### DATA EXTRACTS

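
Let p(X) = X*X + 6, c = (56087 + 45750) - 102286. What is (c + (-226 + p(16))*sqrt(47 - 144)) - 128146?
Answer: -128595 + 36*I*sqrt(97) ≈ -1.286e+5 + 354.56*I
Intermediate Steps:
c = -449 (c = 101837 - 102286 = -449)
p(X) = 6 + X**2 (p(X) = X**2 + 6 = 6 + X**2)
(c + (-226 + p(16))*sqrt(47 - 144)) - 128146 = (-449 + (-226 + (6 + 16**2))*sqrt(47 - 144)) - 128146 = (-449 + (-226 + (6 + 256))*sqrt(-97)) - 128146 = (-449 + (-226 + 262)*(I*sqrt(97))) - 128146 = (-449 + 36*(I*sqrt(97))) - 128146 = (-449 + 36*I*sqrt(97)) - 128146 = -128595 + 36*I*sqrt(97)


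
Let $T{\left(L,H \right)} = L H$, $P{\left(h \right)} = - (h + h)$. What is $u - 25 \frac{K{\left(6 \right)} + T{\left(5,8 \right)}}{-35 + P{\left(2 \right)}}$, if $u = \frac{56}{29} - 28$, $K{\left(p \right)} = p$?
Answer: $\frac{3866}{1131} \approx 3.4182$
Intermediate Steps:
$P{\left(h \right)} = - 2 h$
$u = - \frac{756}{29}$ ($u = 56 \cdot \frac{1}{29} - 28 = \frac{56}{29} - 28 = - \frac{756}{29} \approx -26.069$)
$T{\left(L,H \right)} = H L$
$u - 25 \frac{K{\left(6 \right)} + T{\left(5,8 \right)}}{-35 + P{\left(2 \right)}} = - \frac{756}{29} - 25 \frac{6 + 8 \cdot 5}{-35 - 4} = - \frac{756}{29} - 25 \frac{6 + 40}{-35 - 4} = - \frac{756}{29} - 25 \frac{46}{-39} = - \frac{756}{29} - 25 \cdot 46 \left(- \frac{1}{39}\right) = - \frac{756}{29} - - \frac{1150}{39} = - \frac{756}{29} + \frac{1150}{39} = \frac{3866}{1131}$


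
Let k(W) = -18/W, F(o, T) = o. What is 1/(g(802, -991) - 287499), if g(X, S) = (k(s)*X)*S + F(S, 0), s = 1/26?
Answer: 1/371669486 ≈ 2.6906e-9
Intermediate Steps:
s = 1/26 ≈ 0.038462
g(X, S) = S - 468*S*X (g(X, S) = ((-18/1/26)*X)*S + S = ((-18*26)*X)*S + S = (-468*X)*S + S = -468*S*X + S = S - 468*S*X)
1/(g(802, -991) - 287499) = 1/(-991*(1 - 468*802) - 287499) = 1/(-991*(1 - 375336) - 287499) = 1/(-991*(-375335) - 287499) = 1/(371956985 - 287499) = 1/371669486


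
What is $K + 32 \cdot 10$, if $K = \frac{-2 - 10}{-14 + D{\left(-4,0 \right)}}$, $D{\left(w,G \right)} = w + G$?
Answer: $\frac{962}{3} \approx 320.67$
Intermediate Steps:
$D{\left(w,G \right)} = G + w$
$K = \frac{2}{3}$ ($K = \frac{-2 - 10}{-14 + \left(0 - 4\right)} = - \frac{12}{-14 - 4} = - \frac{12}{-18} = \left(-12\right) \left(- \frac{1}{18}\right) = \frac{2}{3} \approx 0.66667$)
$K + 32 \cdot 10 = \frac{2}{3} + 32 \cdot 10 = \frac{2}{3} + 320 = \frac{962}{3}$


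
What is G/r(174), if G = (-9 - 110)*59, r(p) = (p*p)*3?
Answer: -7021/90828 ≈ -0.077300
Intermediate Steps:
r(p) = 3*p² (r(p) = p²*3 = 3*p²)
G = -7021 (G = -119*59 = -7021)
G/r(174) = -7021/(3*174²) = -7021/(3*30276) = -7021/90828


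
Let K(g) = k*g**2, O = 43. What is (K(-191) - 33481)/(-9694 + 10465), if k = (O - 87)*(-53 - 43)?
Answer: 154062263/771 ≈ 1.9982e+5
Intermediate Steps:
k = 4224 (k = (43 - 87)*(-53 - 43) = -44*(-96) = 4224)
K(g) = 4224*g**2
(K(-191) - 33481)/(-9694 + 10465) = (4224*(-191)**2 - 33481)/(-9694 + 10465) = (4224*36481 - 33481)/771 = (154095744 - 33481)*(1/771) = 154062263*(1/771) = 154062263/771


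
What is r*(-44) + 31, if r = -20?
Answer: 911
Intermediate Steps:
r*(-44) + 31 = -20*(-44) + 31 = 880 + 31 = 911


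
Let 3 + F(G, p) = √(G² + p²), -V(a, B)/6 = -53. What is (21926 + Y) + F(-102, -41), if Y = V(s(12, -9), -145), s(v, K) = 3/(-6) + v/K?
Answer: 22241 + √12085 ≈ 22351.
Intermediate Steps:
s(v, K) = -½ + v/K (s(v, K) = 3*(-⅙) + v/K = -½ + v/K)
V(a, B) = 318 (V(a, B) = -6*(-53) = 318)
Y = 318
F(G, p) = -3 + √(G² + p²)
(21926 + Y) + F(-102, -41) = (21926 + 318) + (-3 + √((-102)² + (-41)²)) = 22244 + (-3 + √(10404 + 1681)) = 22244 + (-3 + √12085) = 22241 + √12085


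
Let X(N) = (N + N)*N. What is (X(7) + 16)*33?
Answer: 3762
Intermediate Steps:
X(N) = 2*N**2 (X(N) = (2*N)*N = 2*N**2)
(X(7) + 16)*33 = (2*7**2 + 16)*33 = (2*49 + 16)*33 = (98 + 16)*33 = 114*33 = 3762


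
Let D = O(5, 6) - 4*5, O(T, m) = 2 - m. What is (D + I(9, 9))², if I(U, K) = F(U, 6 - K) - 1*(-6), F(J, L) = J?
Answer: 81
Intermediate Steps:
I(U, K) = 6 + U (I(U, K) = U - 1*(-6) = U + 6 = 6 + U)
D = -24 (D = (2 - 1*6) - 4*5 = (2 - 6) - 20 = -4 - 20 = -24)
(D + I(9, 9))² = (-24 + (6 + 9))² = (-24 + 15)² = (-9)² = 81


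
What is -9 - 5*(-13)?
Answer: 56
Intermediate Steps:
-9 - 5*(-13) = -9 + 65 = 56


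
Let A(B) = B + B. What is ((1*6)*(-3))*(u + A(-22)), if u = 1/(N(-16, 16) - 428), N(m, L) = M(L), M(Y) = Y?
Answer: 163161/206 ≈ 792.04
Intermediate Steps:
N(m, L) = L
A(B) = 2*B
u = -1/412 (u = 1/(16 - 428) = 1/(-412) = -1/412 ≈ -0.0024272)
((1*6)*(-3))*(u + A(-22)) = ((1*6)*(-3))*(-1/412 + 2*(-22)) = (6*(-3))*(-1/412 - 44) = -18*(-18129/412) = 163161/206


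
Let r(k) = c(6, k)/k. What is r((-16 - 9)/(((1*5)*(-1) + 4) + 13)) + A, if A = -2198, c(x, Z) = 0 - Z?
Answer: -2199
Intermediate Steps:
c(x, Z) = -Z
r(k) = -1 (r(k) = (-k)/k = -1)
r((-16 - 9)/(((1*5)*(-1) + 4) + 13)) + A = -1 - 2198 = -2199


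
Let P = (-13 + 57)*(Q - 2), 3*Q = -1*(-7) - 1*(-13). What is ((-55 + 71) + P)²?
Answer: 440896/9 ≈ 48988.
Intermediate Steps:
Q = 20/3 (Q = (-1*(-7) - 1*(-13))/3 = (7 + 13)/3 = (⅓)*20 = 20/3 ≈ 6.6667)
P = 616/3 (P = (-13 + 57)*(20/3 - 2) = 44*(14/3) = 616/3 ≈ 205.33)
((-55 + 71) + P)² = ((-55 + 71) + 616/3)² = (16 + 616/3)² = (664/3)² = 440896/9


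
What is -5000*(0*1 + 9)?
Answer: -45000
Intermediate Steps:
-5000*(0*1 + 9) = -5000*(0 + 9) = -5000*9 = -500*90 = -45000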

######
### DATA EXTRACTS

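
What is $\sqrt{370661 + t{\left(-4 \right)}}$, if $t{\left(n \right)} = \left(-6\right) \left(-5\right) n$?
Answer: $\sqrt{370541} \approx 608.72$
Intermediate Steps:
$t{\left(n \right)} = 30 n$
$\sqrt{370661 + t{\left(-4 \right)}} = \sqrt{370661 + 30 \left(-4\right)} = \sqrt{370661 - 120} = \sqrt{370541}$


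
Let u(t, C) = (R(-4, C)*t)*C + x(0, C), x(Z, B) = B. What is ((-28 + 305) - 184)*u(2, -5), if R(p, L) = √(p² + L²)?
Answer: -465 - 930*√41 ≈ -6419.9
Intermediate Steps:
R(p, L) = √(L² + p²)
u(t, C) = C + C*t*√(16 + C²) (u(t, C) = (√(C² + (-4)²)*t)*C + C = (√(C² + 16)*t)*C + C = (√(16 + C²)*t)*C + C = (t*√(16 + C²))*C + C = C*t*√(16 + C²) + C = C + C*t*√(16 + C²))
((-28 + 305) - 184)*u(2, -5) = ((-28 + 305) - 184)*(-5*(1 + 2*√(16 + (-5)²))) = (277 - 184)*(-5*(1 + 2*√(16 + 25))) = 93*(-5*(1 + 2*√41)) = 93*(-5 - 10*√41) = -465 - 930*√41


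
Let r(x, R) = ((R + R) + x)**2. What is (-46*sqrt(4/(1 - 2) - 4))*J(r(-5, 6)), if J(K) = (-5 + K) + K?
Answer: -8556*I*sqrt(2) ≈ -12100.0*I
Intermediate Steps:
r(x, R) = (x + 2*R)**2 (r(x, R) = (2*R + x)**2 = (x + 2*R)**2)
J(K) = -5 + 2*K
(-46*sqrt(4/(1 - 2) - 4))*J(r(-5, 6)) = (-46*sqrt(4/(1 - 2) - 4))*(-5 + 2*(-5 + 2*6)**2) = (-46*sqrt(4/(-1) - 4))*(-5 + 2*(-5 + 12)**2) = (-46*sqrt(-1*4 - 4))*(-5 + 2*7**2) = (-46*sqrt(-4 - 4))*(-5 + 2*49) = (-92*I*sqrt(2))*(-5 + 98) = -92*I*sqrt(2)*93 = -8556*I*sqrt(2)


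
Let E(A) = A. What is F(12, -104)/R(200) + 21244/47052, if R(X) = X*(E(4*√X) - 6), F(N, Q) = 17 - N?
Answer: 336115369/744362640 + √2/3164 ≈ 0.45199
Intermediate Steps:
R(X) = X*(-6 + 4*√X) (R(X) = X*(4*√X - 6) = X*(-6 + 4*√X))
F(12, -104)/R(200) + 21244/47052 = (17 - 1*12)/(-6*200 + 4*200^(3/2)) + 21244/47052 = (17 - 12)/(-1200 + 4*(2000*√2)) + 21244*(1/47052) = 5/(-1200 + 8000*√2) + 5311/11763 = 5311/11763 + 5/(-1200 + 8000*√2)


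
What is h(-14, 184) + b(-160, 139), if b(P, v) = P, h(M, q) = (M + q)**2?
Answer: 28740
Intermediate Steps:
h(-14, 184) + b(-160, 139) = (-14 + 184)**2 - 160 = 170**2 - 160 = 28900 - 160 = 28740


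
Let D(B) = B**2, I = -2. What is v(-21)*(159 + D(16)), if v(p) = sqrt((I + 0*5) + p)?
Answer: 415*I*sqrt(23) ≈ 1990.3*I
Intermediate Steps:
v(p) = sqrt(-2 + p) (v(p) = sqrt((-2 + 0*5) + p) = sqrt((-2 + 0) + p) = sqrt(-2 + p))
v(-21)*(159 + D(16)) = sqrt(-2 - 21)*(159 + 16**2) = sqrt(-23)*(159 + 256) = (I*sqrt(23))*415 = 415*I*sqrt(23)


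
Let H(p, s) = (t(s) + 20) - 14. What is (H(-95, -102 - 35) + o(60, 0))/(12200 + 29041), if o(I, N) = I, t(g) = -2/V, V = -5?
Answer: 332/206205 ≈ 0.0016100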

######
### DATA EXTRACTS

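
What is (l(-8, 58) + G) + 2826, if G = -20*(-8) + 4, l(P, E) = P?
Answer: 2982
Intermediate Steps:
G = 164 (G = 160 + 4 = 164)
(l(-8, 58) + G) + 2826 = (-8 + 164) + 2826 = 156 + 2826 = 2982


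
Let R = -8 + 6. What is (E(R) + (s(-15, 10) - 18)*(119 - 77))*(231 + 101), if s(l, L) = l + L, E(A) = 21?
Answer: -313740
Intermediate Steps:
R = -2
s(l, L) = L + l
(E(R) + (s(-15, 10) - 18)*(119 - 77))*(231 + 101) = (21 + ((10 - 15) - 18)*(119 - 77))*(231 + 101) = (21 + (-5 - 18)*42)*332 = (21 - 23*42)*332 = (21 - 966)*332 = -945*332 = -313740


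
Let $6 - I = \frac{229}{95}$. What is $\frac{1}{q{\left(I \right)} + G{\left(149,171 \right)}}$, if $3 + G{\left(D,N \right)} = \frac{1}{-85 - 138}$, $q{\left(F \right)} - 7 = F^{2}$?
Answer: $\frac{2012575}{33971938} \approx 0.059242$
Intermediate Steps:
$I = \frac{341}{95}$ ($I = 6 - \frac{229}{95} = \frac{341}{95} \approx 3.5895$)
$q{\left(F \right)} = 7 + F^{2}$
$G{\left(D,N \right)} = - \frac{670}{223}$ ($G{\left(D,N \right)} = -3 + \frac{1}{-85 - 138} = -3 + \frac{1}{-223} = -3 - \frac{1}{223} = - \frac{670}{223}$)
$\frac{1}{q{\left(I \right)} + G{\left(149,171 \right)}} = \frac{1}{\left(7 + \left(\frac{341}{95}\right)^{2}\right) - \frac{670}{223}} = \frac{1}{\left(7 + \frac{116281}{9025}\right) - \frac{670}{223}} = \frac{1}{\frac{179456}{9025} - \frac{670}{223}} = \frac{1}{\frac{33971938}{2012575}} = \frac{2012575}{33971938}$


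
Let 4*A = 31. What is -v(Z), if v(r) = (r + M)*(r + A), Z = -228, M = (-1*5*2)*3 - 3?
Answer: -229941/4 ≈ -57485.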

######

◆ **ASSIGNMENT**:
Beginning at the line above with "Let r(x, R)" and finishing at the line with "Answer: -8556*I*sqrt(2) ≈ -12100.0*I", return each line exactly and return nothing else.

◆ **RESULT OF THIS EXERCISE**:
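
Let r(x, R) = ((R + R) + x)**2. What is (-46*sqrt(4/(1 - 2) - 4))*J(r(-5, 6)), if J(K) = (-5 + K) + K?
Answer: -8556*I*sqrt(2) ≈ -12100.0*I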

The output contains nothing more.